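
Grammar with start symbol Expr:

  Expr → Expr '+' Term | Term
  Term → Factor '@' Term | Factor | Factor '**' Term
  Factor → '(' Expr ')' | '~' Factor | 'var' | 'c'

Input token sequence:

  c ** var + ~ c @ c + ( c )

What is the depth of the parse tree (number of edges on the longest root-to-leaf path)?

[Expr [Expr [Expr [Term [Factor c] ** [Term [Factor var]]]] + [Term [Factor ~ [Factor c]] @ [Term [Factor c]]]] + [Term [Factor ( [Expr [Term [Factor c]]] )]]]

6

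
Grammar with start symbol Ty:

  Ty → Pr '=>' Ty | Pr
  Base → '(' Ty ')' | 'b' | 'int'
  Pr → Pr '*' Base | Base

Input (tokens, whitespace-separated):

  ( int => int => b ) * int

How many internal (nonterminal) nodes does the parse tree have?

14

[Ty [Pr [Pr [Base ( [Ty [Pr [Base int]] => [Ty [Pr [Base int]] => [Ty [Pr [Base b]]]]] )]] * [Base int]]]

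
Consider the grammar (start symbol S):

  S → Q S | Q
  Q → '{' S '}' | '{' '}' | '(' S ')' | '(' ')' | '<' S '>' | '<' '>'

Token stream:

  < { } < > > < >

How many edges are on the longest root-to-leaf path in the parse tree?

[S [Q < [S [Q { }] [S [Q < >]]] >] [S [Q < >]]]

5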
□ □ □ □
▸ DESCRIPTION OF THE TASK:
All of the records above are to be set down again exactly.

▸ TASK OUTPUT:
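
Grammar with start symbol Expr:

  Expr → Expr '+' Term | Term
  Term → Factor '@' Term | Factor | Factor '**' Term
  Factor → '(' Expr ')' | '~' Factor | 'var' | 'c'

Input token sequence:

  c ** var + ~ c @ c + ( c )

What is the depth of the parse tree (number of edges on the longest root-to-leaf path)?

[Expr [Expr [Expr [Term [Factor c] ** [Term [Factor var]]]] + [Term [Factor ~ [Factor c]] @ [Term [Factor c]]]] + [Term [Factor ( [Expr [Term [Factor c]]] )]]]

6

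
Grammar with start symbol Ty:

  Ty → Pr '=>' Ty | Pr
  Base → '(' Ty ')' | 'b' | 'int'
  Pr → Pr '*' Base | Base

Input (tokens, whitespace-separated):

  ( int => int => b ) * int

How many internal (nonterminal) nodes does the parse tree have?

14

[Ty [Pr [Pr [Base ( [Ty [Pr [Base int]] => [Ty [Pr [Base int]] => [Ty [Pr [Base b]]]]] )]] * [Base int]]]

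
Consider the grammar (start symbol S):

  S → Q S | Q
  Q → '{' S '}' | '{' '}' | '(' S ')' | '(' ')' | '<' S '>' | '<' '>'

Token stream:

  < { } < > > < >

How many edges are on the longest root-to-leaf path in the parse tree?

[S [Q < [S [Q { }] [S [Q < >]]] >] [S [Q < >]]]

5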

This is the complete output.